■ Problem requirements
Could you return all of the data exactly as given?

■ Exercise material
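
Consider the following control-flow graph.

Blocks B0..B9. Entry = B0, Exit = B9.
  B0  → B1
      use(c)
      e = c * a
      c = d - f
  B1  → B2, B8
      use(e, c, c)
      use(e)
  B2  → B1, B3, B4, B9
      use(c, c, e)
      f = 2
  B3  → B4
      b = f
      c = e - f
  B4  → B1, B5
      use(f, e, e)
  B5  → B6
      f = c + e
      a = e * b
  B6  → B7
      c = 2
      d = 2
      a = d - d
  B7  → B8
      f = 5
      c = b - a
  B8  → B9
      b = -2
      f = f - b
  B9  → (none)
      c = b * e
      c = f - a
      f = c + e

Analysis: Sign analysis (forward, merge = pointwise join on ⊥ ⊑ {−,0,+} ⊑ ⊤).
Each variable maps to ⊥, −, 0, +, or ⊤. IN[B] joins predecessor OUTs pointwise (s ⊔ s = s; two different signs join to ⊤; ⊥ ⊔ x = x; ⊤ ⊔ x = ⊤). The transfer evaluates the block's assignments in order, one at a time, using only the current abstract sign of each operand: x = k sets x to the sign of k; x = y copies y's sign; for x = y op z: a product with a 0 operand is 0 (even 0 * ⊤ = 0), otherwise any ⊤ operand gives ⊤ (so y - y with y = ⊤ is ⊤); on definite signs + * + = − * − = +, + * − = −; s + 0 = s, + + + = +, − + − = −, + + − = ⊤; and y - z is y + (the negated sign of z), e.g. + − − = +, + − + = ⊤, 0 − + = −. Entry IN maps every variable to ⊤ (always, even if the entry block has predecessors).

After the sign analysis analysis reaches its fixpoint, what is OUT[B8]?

Per-block solution:
  B0:   IN=(all ⊤)   OUT=(all ⊤)
  B1:   IN=(all ⊤)   OUT=(all ⊤)
  B2:   IN=(all ⊤)   OUT={f:+; rest ⊤}
  B3:   IN={f:+; rest ⊤}   OUT={b:+, f:+; rest ⊤}
  B4:   IN={f:+; rest ⊤}   OUT={f:+; rest ⊤}
  B5:   IN={f:+; rest ⊤}   OUT=(all ⊤)
  B6:   IN=(all ⊤)   OUT={c:+, d:+; rest ⊤}
  B7:   IN={c:+, d:+; rest ⊤}   OUT={d:+, f:+; rest ⊤}
  B8:   IN=(all ⊤)   OUT={b:-; rest ⊤}
  B9:   IN=(all ⊤)   OUT=(all ⊤)

Merge at B8: IN[B8] = OUT[B1] ⊔ OUT[B7] = {a: ⊤, b: ⊤, c: ⊤, d: ⊤, e: ⊤, f: ⊤}
Applying B8's transfer function to that IN value gives OUT[B8] (row B8 above).

Answer: {a: ⊤, b: -, c: ⊤, d: ⊤, e: ⊤, f: ⊤}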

■ Task result
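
Consider the following control-flow graph.

Blocks B0..B9. Entry = B0, Exit = B9.
  B0  → B1
      use(c)
      e = c * a
      c = d - f
  B1  → B2, B8
      use(e, c, c)
      use(e)
  B2  → B1, B3, B4, B9
      use(c, c, e)
      f = 2
  B3  → B4
      b = f
      c = e - f
  B4  → B1, B5
      use(f, e, e)
  B5  → B6
      f = c + e
      a = e * b
  B6  → B7
      c = 2
      d = 2
      a = d - d
  B7  → B8
      f = 5
      c = b - a
  B8  → B9
      b = -2
      f = f - b
  B9  → (none)
      c = b * e
      c = f - a
      f = c + e

Analysis: Sign analysis (forward, merge = pointwise join on ⊥ ⊑ {−,0,+} ⊑ ⊤).
Each variable maps to ⊥, −, 0, +, or ⊤. IN[B] joins predecessor OUTs pointwise (s ⊔ s = s; two different signs join to ⊤; ⊥ ⊔ x = x; ⊤ ⊔ x = ⊤). The transfer evaluates the block's assignments in order, one at a time, using only the current abstract sign of each operand: x = k sets x to the sign of k; x = y copies y's sign; for x = y op z: a product with a 0 operand is 0 (even 0 * ⊤ = 0), otherwise any ⊤ operand gives ⊤ (so y - y with y = ⊤ is ⊤); on definite signs + * + = − * − = +, + * − = −; s + 0 = s, + + + = +, − + − = −, + + − = ⊤; and y - z is y + (the negated sign of z), e.g. + − − = +, + − + = ⊤, 0 − + = −. Entry IN maps every variable to ⊤ (always, even if the entry block has predecessors).

After the sign analysis analysis reaches its fixpoint, what is OUT[B8]?

Per-block solution:
  B0:   IN=(all ⊤)   OUT=(all ⊤)
  B1:   IN=(all ⊤)   OUT=(all ⊤)
  B2:   IN=(all ⊤)   OUT={f:+; rest ⊤}
  B3:   IN={f:+; rest ⊤}   OUT={b:+, f:+; rest ⊤}
  B4:   IN={f:+; rest ⊤}   OUT={f:+; rest ⊤}
  B5:   IN={f:+; rest ⊤}   OUT=(all ⊤)
  B6:   IN=(all ⊤)   OUT={c:+, d:+; rest ⊤}
  B7:   IN={c:+, d:+; rest ⊤}   OUT={d:+, f:+; rest ⊤}
  B8:   IN=(all ⊤)   OUT={b:-; rest ⊤}
  B9:   IN=(all ⊤)   OUT=(all ⊤)

Merge at B8: IN[B8] = OUT[B1] ⊔ OUT[B7] = {a: ⊤, b: ⊤, c: ⊤, d: ⊤, e: ⊤, f: ⊤}
Applying B8's transfer function to that IN value gives OUT[B8] (row B8 above).

Answer: {a: ⊤, b: -, c: ⊤, d: ⊤, e: ⊤, f: ⊤}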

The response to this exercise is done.